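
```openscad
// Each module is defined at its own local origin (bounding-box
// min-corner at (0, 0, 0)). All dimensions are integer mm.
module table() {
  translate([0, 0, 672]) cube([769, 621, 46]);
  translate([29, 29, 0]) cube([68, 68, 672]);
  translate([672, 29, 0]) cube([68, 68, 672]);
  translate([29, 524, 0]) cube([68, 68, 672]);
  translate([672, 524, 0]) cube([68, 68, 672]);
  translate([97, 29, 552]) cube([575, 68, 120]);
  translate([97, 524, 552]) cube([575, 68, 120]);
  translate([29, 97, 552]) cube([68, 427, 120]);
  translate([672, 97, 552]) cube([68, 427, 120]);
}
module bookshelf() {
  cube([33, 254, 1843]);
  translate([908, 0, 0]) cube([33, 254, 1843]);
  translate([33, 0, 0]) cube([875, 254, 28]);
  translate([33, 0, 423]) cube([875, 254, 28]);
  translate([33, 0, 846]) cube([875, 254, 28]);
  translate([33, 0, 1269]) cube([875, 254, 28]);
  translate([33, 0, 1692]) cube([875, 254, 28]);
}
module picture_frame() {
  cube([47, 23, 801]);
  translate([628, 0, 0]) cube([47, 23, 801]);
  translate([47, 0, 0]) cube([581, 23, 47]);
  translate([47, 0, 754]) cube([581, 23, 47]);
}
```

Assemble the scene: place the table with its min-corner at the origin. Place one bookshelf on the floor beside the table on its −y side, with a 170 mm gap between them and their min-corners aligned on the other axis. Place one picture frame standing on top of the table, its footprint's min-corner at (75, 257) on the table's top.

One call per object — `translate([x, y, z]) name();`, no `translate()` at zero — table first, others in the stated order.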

__________

What the task requires – Write every record out again, unaltered.

Exercise response –
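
```openscad
// Each module is defined at its own local origin (bounding-box
// min-corner at (0, 0, 0)). All dimensions are integer mm.
module table() {
  translate([0, 0, 672]) cube([769, 621, 46]);
  translate([29, 29, 0]) cube([68, 68, 672]);
  translate([672, 29, 0]) cube([68, 68, 672]);
  translate([29, 524, 0]) cube([68, 68, 672]);
  translate([672, 524, 0]) cube([68, 68, 672]);
  translate([97, 29, 552]) cube([575, 68, 120]);
  translate([97, 524, 552]) cube([575, 68, 120]);
  translate([29, 97, 552]) cube([68, 427, 120]);
  translate([672, 97, 552]) cube([68, 427, 120]);
}
module bookshelf() {
  cube([33, 254, 1843]);
  translate([908, 0, 0]) cube([33, 254, 1843]);
  translate([33, 0, 0]) cube([875, 254, 28]);
  translate([33, 0, 423]) cube([875, 254, 28]);
  translate([33, 0, 846]) cube([875, 254, 28]);
  translate([33, 0, 1269]) cube([875, 254, 28]);
  translate([33, 0, 1692]) cube([875, 254, 28]);
}
module picture_frame() {
  cube([47, 23, 801]);
  translate([628, 0, 0]) cube([47, 23, 801]);
  translate([47, 0, 0]) cube([581, 23, 47]);
  translate([47, 0, 754]) cube([581, 23, 47]);
}
```

Assemble the scene: place the table with its min-corner at the origin. Place one bookshelf on the floor beside the table on its −y side, with a 170 mm gap between them and their min-corners aligned on the other axis. Place one picture frame standing on top of the table, its footprint's min-corner at (75, 257) on the table's top.

One call per object — `translate([x, y, z]) name();`, no `translate()` at zero — table first, others in the stated order.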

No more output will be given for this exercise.